Required action = Repeat only part of the entries. Start at the line that has "Using Henry's law" and keep going through the last line, exactly as given.
··· Records ···
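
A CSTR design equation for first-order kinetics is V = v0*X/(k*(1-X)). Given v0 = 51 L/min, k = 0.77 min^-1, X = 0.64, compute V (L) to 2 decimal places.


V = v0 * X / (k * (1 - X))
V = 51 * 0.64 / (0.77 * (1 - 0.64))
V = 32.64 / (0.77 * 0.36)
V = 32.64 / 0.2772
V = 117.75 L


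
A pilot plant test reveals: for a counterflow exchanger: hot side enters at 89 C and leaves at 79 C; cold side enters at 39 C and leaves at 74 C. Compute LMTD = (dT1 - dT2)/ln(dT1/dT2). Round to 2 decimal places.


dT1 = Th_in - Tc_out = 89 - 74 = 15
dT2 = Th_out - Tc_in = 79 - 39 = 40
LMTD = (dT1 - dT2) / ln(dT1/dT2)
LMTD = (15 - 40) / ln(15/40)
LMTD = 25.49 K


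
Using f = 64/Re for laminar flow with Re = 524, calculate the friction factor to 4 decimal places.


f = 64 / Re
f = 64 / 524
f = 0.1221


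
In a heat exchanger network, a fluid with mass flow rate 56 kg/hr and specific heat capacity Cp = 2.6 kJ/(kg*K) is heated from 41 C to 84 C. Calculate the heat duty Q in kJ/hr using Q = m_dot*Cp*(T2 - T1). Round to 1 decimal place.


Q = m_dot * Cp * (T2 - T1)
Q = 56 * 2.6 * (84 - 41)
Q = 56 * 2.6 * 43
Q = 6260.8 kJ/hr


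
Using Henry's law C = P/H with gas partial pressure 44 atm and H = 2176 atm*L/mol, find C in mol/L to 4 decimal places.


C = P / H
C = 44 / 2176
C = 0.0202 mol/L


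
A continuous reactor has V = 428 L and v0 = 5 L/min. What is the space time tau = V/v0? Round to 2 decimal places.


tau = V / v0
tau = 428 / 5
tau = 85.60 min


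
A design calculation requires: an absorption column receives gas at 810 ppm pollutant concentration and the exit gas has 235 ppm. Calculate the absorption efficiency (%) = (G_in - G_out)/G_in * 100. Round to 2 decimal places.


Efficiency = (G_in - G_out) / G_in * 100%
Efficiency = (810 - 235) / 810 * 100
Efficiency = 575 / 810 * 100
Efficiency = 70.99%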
···
Solution =
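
Using Henry's law C = P/H with gas partial pressure 44 atm and H = 2176 atm*L/mol, find C in mol/L to 4 decimal places.


C = P / H
C = 44 / 2176
C = 0.0202 mol/L


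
A continuous reactor has V = 428 L and v0 = 5 L/min. What is the space time tau = V/v0? Round to 2 decimal places.


tau = V / v0
tau = 428 / 5
tau = 85.60 min


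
A design calculation requires: an absorption column receives gas at 810 ppm pollutant concentration and the exit gas has 235 ppm. Calculate the absorption efficiency (%) = (G_in - G_out)/G_in * 100. Round to 2 decimal places.


Efficiency = (G_in - G_out) / G_in * 100%
Efficiency = (810 - 235) / 810 * 100
Efficiency = 575 / 810 * 100
Efficiency = 70.99%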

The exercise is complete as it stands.